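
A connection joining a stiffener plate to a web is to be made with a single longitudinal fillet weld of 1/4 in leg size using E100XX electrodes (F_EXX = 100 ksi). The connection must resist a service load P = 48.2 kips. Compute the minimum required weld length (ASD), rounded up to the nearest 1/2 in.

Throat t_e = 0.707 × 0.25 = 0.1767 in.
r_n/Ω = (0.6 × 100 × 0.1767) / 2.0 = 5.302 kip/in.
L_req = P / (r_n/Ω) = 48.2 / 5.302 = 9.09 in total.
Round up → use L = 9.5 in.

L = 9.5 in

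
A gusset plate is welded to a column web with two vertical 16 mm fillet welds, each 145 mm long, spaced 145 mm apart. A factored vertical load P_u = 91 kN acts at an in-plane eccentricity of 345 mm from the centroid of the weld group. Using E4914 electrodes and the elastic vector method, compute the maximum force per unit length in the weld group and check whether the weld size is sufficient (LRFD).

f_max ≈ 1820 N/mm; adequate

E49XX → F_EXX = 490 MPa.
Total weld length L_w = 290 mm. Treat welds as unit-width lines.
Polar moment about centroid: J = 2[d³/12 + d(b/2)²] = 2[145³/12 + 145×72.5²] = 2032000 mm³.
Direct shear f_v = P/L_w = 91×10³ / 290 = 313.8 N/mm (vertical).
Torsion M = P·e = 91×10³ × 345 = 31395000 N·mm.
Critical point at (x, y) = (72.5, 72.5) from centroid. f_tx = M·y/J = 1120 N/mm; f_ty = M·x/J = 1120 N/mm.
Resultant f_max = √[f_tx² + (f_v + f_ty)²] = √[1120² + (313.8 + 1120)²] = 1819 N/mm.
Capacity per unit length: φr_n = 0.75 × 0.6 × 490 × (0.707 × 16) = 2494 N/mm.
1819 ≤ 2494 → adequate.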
# # #
- _EXERCISE BRIEF_
Print all of the entries exactly, leaving nothing out.

- _ANSWER TO THE PROBLEM_
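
A connection joining a stiffener plate to a web is to be made with a single longitudinal fillet weld of 1/4 in leg size using E100XX electrodes (F_EXX = 100 ksi). The connection must resist a service load P = 48.2 kips. Compute the minimum required weld length (ASD), rounded up to the nearest 1/2 in.

Throat t_e = 0.707 × 0.25 = 0.1767 in.
r_n/Ω = (0.6 × 100 × 0.1767) / 2.0 = 5.302 kip/in.
L_req = P / (r_n/Ω) = 48.2 / 5.302 = 9.09 in total.
Round up → use L = 9.5 in.

L = 9.5 in

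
A gusset plate is welded to a column web with two vertical 16 mm fillet welds, each 145 mm long, spaced 145 mm apart. A factored vertical load P_u = 91 kN acts at an in-plane eccentricity of 345 mm from the centroid of the weld group. Using E4914 electrodes and the elastic vector method, compute the maximum force per unit length in the weld group and check whether the weld size is sufficient (LRFD).

f_max ≈ 1820 N/mm; adequate

E49XX → F_EXX = 490 MPa.
Total weld length L_w = 290 mm. Treat welds as unit-width lines.
Polar moment about centroid: J = 2[d³/12 + d(b/2)²] = 2[145³/12 + 145×72.5²] = 2032000 mm³.
Direct shear f_v = P/L_w = 91×10³ / 290 = 313.8 N/mm (vertical).
Torsion M = P·e = 91×10³ × 345 = 31395000 N·mm.
Critical point at (x, y) = (72.5, 72.5) from centroid. f_tx = M·y/J = 1120 N/mm; f_ty = M·x/J = 1120 N/mm.
Resultant f_max = √[f_tx² + (f_v + f_ty)²] = √[1120² + (313.8 + 1120)²] = 1819 N/mm.
Capacity per unit length: φr_n = 0.75 × 0.6 × 490 × (0.707 × 16) = 2494 N/mm.
1819 ≤ 2494 → adequate.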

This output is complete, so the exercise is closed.